Repeat nothing but the lines below running from the one containing "You have a 185" to the one containing "or 185 coincides". Keep both end lines.

[[ DATA SUPPLIED open ]]

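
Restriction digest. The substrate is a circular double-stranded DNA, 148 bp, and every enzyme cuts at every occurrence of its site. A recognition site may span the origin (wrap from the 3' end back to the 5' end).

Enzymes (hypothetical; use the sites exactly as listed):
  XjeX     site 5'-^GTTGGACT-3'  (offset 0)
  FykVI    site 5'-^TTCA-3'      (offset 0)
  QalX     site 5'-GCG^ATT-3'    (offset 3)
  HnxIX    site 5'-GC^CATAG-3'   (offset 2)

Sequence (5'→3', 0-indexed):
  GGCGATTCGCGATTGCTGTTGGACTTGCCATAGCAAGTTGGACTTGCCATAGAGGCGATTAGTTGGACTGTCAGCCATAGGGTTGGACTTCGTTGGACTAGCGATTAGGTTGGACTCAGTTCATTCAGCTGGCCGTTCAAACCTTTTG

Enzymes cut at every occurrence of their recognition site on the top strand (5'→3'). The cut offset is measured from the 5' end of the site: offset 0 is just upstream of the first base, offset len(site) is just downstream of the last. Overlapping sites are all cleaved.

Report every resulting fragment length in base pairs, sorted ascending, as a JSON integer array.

Site scan:
  XjeX (GTTGGACT, off=0): starts [17, 36, 61, 81, 91, 108] → cuts [17, 36, 61, 81, 91, 108]
  FykVI (TTCA, off=0): starts [119, 123, 135] → cuts [119, 123, 135]
  QalX (GCGATT, off=3): starts [1, 8, 54, 100] → cuts [4, 11, 57, 103]
  HnxIX (GCCATAG, off=2): starts [26, 45, 73] → cuts [28, 47, 75]

All cut coordinates (distinct, sorted): [4, 11, 17, 28, 36, 47, 57, 61, 75, 81, 91, 103, 108, 119, 123, 135]

Fragments:
  4→11: 7 bp
  11→17: 6 bp
  17→28: 11 bp
  28→36: 8 bp
  36→47: 11 bp
  47→57: 10 bp
  57→61: 4 bp
  61→75: 14 bp
  75→81: 6 bp
  81→91: 10 bp
  91→103: 12 bp
  103→108: 5 bp
  108→119: 11 bp
  119→123: 4 bp
  123→135: 12 bp
  135→4 (wrap): 148-135+4 = 17 bp

[4,4,5,6,6,7,8,10,10,11,11,11,12,12,14,17]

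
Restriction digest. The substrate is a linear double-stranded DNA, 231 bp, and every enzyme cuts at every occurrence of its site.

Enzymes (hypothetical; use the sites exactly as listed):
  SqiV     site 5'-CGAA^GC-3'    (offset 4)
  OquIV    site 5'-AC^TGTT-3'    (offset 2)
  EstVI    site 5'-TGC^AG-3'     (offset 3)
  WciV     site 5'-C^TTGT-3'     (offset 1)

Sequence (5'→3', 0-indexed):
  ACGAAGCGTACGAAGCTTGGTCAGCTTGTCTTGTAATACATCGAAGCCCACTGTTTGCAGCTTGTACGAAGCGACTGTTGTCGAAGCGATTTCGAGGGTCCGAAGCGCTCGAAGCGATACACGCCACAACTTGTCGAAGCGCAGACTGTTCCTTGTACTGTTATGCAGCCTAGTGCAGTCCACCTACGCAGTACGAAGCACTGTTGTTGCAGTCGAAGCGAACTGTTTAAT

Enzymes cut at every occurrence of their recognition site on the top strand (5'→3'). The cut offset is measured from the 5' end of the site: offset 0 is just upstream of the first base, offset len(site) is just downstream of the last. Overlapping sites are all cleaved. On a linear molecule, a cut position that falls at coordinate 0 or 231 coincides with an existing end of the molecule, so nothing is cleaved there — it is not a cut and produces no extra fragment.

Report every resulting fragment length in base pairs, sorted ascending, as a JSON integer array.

[3,4,5,5,5,6,6,6,6,7,7,8,8,8,8,9,9,9,9,10,10,11,15,17,19,21]

Site scan:
  SqiV CGAAGC/4: at [1, 10, 41, 66, 81, 100, 109, 134, 193, 213] ⇒ [5, 14, 45, 70, 85, 104, 113, 138, 197, 217]
  OquIV ACTGTT/2: at [49, 73, 144, 156, 199, 221] ⇒ [51, 75, 146, 158, 201, 223]
  EstVI TGCAG/3: at [55, 163, 173, 207] ⇒ [58, 166, 176, 210]
  WciV CTTGT/1: at [24, 29, 60, 129, 151] ⇒ [25, 30, 61, 130, 152]

Pooled cuts: [5, 14, 25, 30, 45, 51, 58, 61, 70, 75, 85, 104, 113, 130, 138, 146, 152, 158, 166, 176, 197, 201, 210, 217, 223]

Fragment lengths:
  [0,5): 5 bp
  [5,14): 9 bp
  [14,25): 11 bp
  [25,30): 5 bp
  [30,45): 15 bp
  [45,51): 6 bp
  [51,58): 7 bp
  [58,61): 3 bp
  [61,70): 9 bp
  [70,75): 5 bp
  [75,85): 10 bp
  [85,104): 19 bp
  [104,113): 9 bp
  [113,130): 17 bp
  [130,138): 8 bp
  [138,146): 8 bp
  [146,152): 6 bp
  [152,158): 6 bp
  [158,166): 8 bp
  [166,176): 10 bp
  [176,197): 21 bp
  [197,201): 4 bp
  [201,210): 9 bp
  [210,217): 7 bp
  [217,223): 6 bp
  [223,231): 8 bp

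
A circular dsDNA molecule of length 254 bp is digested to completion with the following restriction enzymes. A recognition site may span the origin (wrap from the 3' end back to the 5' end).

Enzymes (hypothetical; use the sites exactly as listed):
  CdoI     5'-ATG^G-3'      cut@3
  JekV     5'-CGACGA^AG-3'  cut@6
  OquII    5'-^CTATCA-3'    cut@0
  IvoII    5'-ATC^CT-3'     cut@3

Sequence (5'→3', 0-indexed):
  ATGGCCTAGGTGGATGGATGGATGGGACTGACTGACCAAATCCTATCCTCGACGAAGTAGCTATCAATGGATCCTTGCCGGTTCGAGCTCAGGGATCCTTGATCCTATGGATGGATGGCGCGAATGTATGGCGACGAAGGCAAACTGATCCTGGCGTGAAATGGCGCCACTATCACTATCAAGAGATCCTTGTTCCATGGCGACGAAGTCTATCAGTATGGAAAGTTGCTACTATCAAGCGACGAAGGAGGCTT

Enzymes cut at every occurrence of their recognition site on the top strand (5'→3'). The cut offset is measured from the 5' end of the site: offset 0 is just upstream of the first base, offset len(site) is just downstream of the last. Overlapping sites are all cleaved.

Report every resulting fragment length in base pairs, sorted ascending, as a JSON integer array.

Scan for sites:
  CdoI ATGG/3: at [0, 13, 17, 21, 66, 106, 110, 114, 127, 160, 196, 217] ⇒ [3, 16, 20, 24, 69, 109, 113, 117, 130, 163, 199, 220]
  JekV CGACGAAG/6: at [49, 131, 200, 239] ⇒ [55, 137, 206, 245]
  OquII CTATCA/0: at [60, 169, 175, 209, 231] ⇒ [60, 169, 175, 209, 231]
  IvoII ATCCT/3: at [39, 44, 70, 94, 101, 147, 185] ⇒ [42, 47, 73, 97, 104, 150, 188]

All cut coordinates (distinct, sorted): [3, 16, 20, 24, 42, 47, 55, 60, 69, 73, 97, 104, 109, 113, 117, 130, 137, 150, 163, 169, 175, 188, 199, 206, 209, 220, 231, 245]

Fragment lengths:
  3→16: 13 bp
  16→20: 4 bp
  20→24: 4 bp
  24→42: 18 bp
  42→47: 5 bp
  47→55: 8 bp
  55→60: 5 bp
  60→69: 9 bp
  69→73: 4 bp
  73→97: 24 bp
  97→104: 7 bp
  104→109: 5 bp
  109→113: 4 bp
  113→117: 4 bp
  117→130: 13 bp
  130→137: 7 bp
  137→150: 13 bp
  150→163: 13 bp
  163→169: 6 bp
  169→175: 6 bp
  175→188: 13 bp
  188→199: 11 bp
  199→206: 7 bp
  206→209: 3 bp
  209→220: 11 bp
  220→231: 11 bp
  231→245: 14 bp
  245→3 (wrap): 254-245+3 = 12 bp

[3,4,4,4,4,4,5,5,5,6,6,7,7,7,8,9,11,11,11,12,13,13,13,13,13,14,18,24]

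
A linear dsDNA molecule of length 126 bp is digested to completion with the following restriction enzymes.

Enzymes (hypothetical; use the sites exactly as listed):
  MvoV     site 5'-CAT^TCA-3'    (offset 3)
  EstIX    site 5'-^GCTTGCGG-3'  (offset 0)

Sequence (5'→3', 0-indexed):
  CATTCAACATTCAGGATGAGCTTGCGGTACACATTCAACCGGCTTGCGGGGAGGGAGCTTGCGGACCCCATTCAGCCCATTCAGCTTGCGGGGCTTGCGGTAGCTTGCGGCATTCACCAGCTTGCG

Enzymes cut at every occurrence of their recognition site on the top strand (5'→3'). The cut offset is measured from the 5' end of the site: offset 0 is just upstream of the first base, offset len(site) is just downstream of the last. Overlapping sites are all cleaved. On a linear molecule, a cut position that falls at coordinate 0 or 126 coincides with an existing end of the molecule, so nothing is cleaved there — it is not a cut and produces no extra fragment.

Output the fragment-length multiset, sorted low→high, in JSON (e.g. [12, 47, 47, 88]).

[3,3,7,7,9,9,9,10,11,13,15,15,15]

Scan for sites:
  MvoV (CATTCA, off=3): starts [0, 7, 31, 68, 77, 110] → cuts [3, 10, 34, 71, 80, 113]
  EstIX (GCTTGCGG, off=0): starts [19, 41, 56, 83, 92, 102] → cuts [19, 41, 56, 83, 92, 102]

Pooled cuts: [3, 10, 19, 34, 41, 56, 71, 80, 83, 92, 102, 113]

Fragments:
  [0,3): 3 bp
  [3,10): 7 bp
  [10,19): 9 bp
  [19,34): 15 bp
  [34,41): 7 bp
  [41,56): 15 bp
  [56,71): 15 bp
  [71,80): 9 bp
  [80,83): 3 bp
  [83,92): 9 bp
  [92,102): 10 bp
  [102,113): 11 bp
  [113,126): 13 bp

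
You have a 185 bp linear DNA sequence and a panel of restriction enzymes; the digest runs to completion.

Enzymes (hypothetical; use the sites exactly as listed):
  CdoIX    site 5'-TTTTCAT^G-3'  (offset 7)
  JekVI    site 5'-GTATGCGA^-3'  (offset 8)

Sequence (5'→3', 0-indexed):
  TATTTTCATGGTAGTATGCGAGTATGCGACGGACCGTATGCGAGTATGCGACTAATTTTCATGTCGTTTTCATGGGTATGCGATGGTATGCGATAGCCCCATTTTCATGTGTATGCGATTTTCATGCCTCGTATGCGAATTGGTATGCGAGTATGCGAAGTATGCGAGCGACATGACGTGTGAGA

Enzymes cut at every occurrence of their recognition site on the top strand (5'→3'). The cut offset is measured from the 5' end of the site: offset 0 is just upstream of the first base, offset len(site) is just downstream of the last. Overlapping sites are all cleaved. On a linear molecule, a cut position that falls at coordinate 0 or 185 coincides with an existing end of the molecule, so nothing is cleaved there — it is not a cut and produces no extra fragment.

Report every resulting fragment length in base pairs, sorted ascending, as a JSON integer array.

Site scan:
  CdoIX (TTTTCATG, off=7): starts [2, 55, 66, 101, 118] → cuts [9, 62, 73, 108, 125]
  JekVI (GTATGCGA, off=8): starts [13, 21, 35, 43, 75, 85, 110, 130, 142, 150, 159] → cuts [21, 29, 43, 51, 83, 93, 118, 138, 150, 158, 167]

Pooled cuts: [9, 21, 29, 43, 51, 62, 73, 83, 93, 108, 118, 125, 138, 150, 158, 167]

Fragment lengths:
  [0,9): 9 bp
  [9,21): 12 bp
  [21,29): 8 bp
  [29,43): 14 bp
  [43,51): 8 bp
  [51,62): 11 bp
  [62,73): 11 bp
  [73,83): 10 bp
  [83,93): 10 bp
  [93,108): 15 bp
  [108,118): 10 bp
  [118,125): 7 bp
  [125,138): 13 bp
  [138,150): 12 bp
  [150,158): 8 bp
  [158,167): 9 bp
  [167,185): 18 bp

[7,8,8,8,9,9,10,10,10,11,11,12,12,13,14,15,18]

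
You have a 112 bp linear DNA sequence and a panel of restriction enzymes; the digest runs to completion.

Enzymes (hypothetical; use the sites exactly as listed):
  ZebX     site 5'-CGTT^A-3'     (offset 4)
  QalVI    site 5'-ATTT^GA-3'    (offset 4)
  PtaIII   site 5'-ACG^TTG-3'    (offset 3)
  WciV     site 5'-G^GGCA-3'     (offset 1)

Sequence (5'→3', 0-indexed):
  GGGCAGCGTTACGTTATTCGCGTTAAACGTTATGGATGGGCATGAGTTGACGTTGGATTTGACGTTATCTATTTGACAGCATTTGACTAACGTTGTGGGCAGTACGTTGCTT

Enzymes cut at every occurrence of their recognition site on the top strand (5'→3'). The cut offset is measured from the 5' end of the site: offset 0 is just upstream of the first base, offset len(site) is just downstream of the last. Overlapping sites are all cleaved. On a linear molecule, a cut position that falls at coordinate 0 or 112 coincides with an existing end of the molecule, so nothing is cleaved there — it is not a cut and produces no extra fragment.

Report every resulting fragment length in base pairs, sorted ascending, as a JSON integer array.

[1,5,5,6,6,7,7,8,8,8,9,9,9,10,14]

Site scan:
  ZebX CGTTA/4: at [6, 11, 20, 27, 62] ⇒ [10, 15, 24, 31, 66]
  QalVI ATTTGA/4: at [56, 70, 80] ⇒ [60, 74, 84]
  PtaIII ACGTTG/3: at [49, 89, 103] ⇒ [52, 92, 106]
  WciV GGGCA/1: at [0, 37, 96] ⇒ [1, 38, 97]

Pooled cuts: [1, 10, 15, 24, 31, 38, 52, 60, 66, 74, 84, 92, 97, 106]

Fragments:
  [0,1): 1 bp
  [1,10): 9 bp
  [10,15): 5 bp
  [15,24): 9 bp
  [24,31): 7 bp
  [31,38): 7 bp
  [38,52): 14 bp
  [52,60): 8 bp
  [60,66): 6 bp
  [66,74): 8 bp
  [74,84): 10 bp
  [84,92): 8 bp
  [92,97): 5 bp
  [97,106): 9 bp
  [106,112): 6 bp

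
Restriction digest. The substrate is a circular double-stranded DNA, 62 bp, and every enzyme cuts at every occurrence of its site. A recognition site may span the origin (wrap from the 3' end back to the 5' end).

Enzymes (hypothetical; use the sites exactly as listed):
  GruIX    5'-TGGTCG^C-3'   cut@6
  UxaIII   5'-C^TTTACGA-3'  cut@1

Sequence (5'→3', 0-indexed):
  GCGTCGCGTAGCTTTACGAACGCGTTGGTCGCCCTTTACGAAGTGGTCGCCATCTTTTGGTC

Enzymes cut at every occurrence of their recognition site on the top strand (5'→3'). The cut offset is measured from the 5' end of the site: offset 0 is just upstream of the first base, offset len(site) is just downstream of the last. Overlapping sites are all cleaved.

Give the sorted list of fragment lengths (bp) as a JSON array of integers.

Site scan:
  GruIX (TGGTCGC, off=6): starts [25, 43, 57] → cuts [1, 31, 49]
  UxaIII (CTTTACGA, off=1): starts [11, 33] → cuts [12, 34]

Pooled cuts: [1, 12, 31, 34, 49]

Fragment lengths:
  1→12: 11 bp
  12→31: 19 bp
  31→34: 3 bp
  34→49: 15 bp
  49→1 (wrap): 62-49+1 = 14 bp

[3,11,14,15,19]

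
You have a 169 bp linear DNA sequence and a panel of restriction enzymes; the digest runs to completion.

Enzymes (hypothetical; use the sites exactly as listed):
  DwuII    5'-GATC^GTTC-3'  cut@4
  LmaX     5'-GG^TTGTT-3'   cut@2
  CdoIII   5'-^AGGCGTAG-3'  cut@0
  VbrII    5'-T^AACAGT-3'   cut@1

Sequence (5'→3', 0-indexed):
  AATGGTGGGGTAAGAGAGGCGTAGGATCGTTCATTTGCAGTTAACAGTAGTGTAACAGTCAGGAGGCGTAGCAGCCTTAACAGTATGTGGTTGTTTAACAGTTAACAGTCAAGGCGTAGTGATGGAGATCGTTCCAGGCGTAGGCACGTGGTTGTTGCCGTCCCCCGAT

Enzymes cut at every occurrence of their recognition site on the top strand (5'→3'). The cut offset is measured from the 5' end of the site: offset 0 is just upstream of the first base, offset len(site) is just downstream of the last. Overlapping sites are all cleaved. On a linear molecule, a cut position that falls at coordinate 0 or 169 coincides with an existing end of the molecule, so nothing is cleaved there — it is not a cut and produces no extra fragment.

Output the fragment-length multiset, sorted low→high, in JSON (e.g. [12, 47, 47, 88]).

[5,6,7,8,10,11,12,12,14,15,16,16,18,19]

Site scan:
  DwuII GATCGTTC/4: at [24, 126] ⇒ [28, 130]
  LmaX GGTTGTT/2: at [88, 149] ⇒ [90, 151]
  CdoIII AGGCGTAG/0: at [16, 63, 111, 135] ⇒ [16, 63, 111, 135]
  VbrII TAACAGT/1: at [41, 52, 77, 95, 102] ⇒ [42, 53, 78, 96, 103]

All cut coordinates (distinct, sorted): [16, 28, 42, 53, 63, 78, 90, 96, 103, 111, 130, 135, 151]

Fragment lengths:
  [0,16): 16 bp
  [16,28): 12 bp
  [28,42): 14 bp
  [42,53): 11 bp
  [53,63): 10 bp
  [63,78): 15 bp
  [78,90): 12 bp
  [90,96): 6 bp
  [96,103): 7 bp
  [103,111): 8 bp
  [111,130): 19 bp
  [130,135): 5 bp
  [135,151): 16 bp
  [151,169): 18 bp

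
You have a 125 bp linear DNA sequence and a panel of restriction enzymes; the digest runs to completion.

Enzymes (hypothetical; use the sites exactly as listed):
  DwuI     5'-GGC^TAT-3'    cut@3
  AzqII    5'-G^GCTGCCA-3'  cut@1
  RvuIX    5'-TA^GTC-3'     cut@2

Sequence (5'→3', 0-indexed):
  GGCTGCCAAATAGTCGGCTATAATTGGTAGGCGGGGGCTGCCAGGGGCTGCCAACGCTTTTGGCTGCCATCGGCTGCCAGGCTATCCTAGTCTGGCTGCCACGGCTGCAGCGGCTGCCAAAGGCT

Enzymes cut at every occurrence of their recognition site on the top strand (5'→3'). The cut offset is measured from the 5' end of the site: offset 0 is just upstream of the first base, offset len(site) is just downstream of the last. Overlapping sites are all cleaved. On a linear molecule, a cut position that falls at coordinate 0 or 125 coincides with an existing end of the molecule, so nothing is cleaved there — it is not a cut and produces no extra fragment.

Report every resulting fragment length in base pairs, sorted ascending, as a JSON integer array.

Per-enzyme occurrences:
  DwuI GGCTAT/3: at [15, 79] ⇒ [18, 82]
  AzqII GGCTGCCA/1: at [0, 35, 45, 61, 71, 93, 111] ⇒ [1, 36, 46, 62, 72, 94, 112]
  RvuIX TAGTC/2: at [10, 87] ⇒ [12, 89]

Pooled cuts: [1, 12, 18, 36, 46, 62, 72, 82, 89, 94, 112]

Fragment lengths:
  [0,1): 1 bp
  [1,12): 11 bp
  [12,18): 6 bp
  [18,36): 18 bp
  [36,46): 10 bp
  [46,62): 16 bp
  [62,72): 10 bp
  [72,82): 10 bp
  [82,89): 7 bp
  [89,94): 5 bp
  [94,112): 18 bp
  [112,125): 13 bp

[1,5,6,7,10,10,10,11,13,16,18,18]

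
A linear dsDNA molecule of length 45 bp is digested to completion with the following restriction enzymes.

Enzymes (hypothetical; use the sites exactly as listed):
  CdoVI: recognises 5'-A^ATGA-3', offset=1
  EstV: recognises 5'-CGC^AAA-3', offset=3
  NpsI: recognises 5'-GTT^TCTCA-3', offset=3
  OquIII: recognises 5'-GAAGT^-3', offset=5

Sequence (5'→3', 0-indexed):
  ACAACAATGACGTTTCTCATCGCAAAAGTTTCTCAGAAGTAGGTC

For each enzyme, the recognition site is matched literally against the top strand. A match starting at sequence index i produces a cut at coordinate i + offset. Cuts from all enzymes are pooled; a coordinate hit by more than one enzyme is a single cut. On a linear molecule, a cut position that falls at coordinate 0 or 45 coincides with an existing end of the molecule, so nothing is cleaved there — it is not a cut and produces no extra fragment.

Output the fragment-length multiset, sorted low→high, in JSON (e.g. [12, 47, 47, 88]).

[5,6,7,8,9,10]

Site scan:
  CdoVI (AATGA, off=1): starts [5] → cuts [6]
  EstV (CGCAAA, off=3): starts [20] → cuts [23]
  NpsI (GTTTCTCA, off=3): starts [11, 27] → cuts [14, 30]
  OquIII (GAAGT, off=5): starts [35] → cuts [40]

All cut coordinates (distinct, sorted): [6, 14, 23, 30, 40]

Fragment lengths:
  [0,6): 6 bp
  [6,14): 8 bp
  [14,23): 9 bp
  [23,30): 7 bp
  [30,40): 10 bp
  [40,45): 5 bp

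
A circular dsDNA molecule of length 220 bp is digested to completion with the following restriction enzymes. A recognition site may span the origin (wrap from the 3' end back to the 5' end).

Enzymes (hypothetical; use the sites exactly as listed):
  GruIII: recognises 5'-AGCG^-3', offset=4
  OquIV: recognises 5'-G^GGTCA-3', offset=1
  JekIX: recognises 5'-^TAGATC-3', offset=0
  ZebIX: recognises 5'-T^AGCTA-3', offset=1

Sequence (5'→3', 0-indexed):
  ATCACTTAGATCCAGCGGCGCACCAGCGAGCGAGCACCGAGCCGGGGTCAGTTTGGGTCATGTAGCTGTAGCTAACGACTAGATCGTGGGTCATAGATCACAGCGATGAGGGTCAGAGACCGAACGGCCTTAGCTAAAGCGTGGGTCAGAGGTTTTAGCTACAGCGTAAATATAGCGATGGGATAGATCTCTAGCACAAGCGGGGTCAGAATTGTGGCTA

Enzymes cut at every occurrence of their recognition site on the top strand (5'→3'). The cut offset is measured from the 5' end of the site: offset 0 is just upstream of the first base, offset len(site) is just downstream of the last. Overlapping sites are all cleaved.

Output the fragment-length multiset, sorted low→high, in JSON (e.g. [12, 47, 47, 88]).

[1,2,4,5,5,6,9,10,10,10,10,11,11,11,12,13,13,14,19,21,23]

Site scan:
  GruIII (AGCG, off=4): starts [13, 24, 28, 101, 137, 162, 173, 198] → cuts [17, 28, 32, 105, 141, 166, 177, 202]
  OquIV (GGGTCA, off=1): starts [44, 54, 87, 109, 142, 202] → cuts [45, 55, 88, 110, 143, 203]
  JekIX (TAGATC, off=0): starts [6, 79, 93, 183] → cuts [6, 79, 93, 183]
  ZebIX (TAGCTA, off=1): starts [68, 130, 155] → cuts [69, 131, 156]

Pooled cuts: [6, 17, 28, 32, 45, 55, 69, 79, 88, 93, 105, 110, 131, 141, 143, 156, 166, 177, 183, 202, 203]

Fragments:
  6→17: 11 bp
  17→28: 11 bp
  28→32: 4 bp
  32→45: 13 bp
  45→55: 10 bp
  55→69: 14 bp
  69→79: 10 bp
  79→88: 9 bp
  88→93: 5 bp
  93→105: 12 bp
  105→110: 5 bp
  110→131: 21 bp
  131→141: 10 bp
  141→143: 2 bp
  143→156: 13 bp
  156→166: 10 bp
  166→177: 11 bp
  177→183: 6 bp
  183→202: 19 bp
  202→203: 1 bp
  203→6 (wrap): 220-203+6 = 23 bp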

[[ DATA SUPPLIED closed ]]

SOLUTION TO THIS TASK –
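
You have a 185 bp linear DNA sequence and a panel of restriction enzymes; the digest runs to completion.

Enzymes (hypothetical; use the sites exactly as listed):
  CdoIX    site 5'-TTTTCAT^G-3'  (offset 7)
  JekVI    site 5'-GTATGCGA^-3'  (offset 8)

Sequence (5'→3', 0-indexed):
  TATTTTCATGGTAGTATGCGAGTATGCGACGGACCGTATGCGAGTATGCGACTAATTTTCATGTCGTTTTCATGGGTATGCGATGGTATGCGATAGCCCCATTTTCATGTGTATGCGATTTTCATGCCTCGTATGCGAATTGGTATGCGAGTATGCGAAGTATGCGAGCGACATGACGTGTGAGA

Enzymes cut at every occurrence of their recognition site on the top strand (5'→3'). The cut offset is measured from the 5' end of the site: offset 0 is just upstream of the first base, offset len(site) is just downstream of the last. Overlapping sites are all cleaved. On a linear molecule, a cut position that falls at coordinate 0 or 185 coincides with an existing end of the molecule, so nothing is cleaved there — it is not a cut and produces no extra fragment.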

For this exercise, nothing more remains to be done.